(Beginning of EXERCISE MATERIALS)

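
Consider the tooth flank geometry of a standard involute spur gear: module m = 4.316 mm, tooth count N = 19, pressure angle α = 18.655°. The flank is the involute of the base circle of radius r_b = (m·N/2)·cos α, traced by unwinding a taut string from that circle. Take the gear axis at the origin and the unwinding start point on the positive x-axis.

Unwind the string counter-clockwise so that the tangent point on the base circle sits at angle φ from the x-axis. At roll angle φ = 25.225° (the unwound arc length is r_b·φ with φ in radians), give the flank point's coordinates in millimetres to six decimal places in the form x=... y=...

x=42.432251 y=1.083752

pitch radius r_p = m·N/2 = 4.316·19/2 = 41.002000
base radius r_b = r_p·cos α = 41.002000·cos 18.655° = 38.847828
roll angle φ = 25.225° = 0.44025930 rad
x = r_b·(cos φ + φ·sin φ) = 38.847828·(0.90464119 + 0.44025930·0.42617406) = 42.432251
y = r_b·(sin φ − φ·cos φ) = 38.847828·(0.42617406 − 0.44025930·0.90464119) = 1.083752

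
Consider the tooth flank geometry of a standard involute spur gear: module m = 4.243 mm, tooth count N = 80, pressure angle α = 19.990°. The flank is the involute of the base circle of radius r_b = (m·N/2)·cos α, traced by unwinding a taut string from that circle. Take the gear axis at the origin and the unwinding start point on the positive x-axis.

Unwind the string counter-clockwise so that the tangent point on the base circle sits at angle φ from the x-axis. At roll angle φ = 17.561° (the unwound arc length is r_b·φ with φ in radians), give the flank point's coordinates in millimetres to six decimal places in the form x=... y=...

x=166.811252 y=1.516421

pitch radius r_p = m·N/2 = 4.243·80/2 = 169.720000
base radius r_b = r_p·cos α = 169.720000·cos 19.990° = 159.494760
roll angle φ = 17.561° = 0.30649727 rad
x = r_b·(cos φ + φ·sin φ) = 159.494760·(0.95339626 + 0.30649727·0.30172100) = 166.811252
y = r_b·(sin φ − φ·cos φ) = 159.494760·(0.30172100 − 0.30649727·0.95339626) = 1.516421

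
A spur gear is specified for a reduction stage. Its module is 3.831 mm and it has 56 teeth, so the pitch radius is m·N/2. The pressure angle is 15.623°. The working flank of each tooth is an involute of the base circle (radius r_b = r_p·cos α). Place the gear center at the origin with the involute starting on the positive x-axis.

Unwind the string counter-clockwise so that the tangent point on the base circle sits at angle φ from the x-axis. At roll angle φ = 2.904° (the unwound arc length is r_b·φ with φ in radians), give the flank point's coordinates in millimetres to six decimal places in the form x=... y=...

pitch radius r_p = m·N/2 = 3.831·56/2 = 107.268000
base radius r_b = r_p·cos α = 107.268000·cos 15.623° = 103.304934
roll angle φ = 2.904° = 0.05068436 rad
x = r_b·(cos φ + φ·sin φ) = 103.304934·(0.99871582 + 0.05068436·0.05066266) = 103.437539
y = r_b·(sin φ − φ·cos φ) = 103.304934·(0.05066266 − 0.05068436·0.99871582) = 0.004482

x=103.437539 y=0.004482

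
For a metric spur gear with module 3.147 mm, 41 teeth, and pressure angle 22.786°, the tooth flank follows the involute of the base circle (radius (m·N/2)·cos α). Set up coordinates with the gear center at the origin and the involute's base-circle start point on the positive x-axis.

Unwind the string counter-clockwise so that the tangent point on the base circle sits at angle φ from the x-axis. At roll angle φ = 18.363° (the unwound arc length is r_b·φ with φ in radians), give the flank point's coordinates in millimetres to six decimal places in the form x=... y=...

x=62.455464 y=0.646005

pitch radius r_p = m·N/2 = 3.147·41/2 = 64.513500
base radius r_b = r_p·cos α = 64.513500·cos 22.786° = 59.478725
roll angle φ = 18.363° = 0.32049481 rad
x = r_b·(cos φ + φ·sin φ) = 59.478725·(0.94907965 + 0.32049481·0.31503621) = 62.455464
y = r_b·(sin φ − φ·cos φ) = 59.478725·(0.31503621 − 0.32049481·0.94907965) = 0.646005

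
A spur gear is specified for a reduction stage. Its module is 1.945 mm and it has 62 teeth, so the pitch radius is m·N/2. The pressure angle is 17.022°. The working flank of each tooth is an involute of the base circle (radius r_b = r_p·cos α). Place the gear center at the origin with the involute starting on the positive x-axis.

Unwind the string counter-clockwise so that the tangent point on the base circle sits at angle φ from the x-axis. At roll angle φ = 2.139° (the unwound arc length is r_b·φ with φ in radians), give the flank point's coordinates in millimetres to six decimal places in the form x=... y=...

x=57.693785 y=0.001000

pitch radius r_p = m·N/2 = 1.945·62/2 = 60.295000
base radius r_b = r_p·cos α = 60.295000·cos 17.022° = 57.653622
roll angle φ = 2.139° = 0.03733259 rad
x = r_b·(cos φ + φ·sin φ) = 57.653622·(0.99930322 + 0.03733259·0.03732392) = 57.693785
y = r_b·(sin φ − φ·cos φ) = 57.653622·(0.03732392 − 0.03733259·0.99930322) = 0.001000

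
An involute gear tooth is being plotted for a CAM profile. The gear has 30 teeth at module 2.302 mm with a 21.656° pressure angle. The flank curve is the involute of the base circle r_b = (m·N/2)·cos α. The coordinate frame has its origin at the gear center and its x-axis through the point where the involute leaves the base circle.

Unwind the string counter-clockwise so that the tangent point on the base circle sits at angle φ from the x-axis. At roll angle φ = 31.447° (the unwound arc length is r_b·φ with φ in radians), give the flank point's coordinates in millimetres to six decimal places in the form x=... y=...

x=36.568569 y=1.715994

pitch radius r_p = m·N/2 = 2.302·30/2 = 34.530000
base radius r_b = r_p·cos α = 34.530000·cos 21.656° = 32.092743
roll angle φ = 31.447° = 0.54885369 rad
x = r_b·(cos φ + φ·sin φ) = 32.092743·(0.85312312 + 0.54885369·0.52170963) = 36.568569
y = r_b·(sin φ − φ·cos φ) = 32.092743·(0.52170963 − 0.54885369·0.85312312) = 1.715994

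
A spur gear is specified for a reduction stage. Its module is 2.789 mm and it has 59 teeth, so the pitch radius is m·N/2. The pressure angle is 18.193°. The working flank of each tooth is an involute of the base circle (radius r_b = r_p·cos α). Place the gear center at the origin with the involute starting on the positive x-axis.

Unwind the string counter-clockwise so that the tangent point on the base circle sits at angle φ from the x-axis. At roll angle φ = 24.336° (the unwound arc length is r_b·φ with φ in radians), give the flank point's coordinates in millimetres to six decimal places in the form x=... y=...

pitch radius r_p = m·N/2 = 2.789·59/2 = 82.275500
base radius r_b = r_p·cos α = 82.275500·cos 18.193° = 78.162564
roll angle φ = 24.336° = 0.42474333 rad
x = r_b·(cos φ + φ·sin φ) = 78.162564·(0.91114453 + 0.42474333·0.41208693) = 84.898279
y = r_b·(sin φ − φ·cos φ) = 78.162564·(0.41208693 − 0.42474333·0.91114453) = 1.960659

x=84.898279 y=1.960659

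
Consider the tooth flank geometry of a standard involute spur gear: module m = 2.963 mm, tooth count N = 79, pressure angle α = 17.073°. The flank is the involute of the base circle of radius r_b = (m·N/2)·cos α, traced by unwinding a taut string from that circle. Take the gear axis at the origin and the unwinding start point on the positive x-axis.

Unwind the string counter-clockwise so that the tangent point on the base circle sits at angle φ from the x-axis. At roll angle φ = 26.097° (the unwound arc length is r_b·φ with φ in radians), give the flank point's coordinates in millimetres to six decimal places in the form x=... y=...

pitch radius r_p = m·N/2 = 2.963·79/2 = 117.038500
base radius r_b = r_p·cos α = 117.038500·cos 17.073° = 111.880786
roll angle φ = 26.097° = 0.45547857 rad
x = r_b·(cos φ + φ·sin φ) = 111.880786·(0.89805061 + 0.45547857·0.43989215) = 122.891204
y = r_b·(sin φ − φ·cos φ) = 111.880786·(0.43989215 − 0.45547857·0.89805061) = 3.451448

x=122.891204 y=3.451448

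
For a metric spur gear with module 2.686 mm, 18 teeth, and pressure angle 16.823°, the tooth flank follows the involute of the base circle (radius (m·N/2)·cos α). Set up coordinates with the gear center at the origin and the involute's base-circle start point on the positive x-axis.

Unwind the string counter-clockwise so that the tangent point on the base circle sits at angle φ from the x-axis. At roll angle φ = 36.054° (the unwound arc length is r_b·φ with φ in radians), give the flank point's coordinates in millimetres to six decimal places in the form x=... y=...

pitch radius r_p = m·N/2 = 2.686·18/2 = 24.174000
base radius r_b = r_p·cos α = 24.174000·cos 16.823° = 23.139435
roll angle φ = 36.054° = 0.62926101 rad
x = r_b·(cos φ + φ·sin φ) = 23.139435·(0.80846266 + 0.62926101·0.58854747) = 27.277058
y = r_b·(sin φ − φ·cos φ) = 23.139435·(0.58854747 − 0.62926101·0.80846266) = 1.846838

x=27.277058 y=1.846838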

(End of EXERCISE MATERIALS)

AIM OF THE EXERCISE: Restate exactly, and only, every line from the one that contains "For a metric spur gear with module 2.686" through the last line of the records.

WRITTEN ANSWER:
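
For a metric spur gear with module 2.686 mm, 18 teeth, and pressure angle 16.823°, the tooth flank follows the involute of the base circle (radius (m·N/2)·cos α). Set up coordinates with the gear center at the origin and the involute's base-circle start point on the positive x-axis.

Unwind the string counter-clockwise so that the tangent point on the base circle sits at angle φ from the x-axis. At roll angle φ = 36.054° (the unwound arc length is r_b·φ with φ in radians), give the flank point's coordinates in millimetres to six decimal places in the form x=... y=...

pitch radius r_p = m·N/2 = 2.686·18/2 = 24.174000
base radius r_b = r_p·cos α = 24.174000·cos 16.823° = 23.139435
roll angle φ = 36.054° = 0.62926101 rad
x = r_b·(cos φ + φ·sin φ) = 23.139435·(0.80846266 + 0.62926101·0.58854747) = 27.277058
y = r_b·(sin φ − φ·cos φ) = 23.139435·(0.58854747 − 0.62926101·0.80846266) = 1.846838

x=27.277058 y=1.846838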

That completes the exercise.